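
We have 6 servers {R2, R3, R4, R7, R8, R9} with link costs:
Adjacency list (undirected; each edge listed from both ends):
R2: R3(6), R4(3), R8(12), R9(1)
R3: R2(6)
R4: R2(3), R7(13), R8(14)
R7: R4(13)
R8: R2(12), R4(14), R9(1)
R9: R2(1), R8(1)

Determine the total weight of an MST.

Kruskal's algorithm — process edges by increasing weight (ties by edge label):
R2—R9 (1): add — endpoints in different components.
R8—R9 (1): add — endpoints in different components.
R2—R4 (3): add — endpoints in different components.
R2—R3 (6): add — endpoints in different components.
R2—R8 (12): skip — R2 and R8 already connected.
R4—R7 (13): add — endpoints in different components.
MST edges: R2—R9, R8—R9, R2—R4, R2—R3, R4—R7; total weight 1+1+3+6+13 = 24.

24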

What you are asked to do
Taking the line with "Adjacency list (undirected;" as the first and the line with "R9: R2(1), R8(1)" as the last, retype that stretch of the data above exactly, with no other lines.

Solved exercise
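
Adjacency list (undirected; each edge listed from both ends):
R2: R3(6), R4(3), R8(12), R9(1)
R3: R2(6)
R4: R2(3), R7(13), R8(14)
R7: R4(13)
R8: R2(12), R4(14), R9(1)
R9: R2(1), R8(1)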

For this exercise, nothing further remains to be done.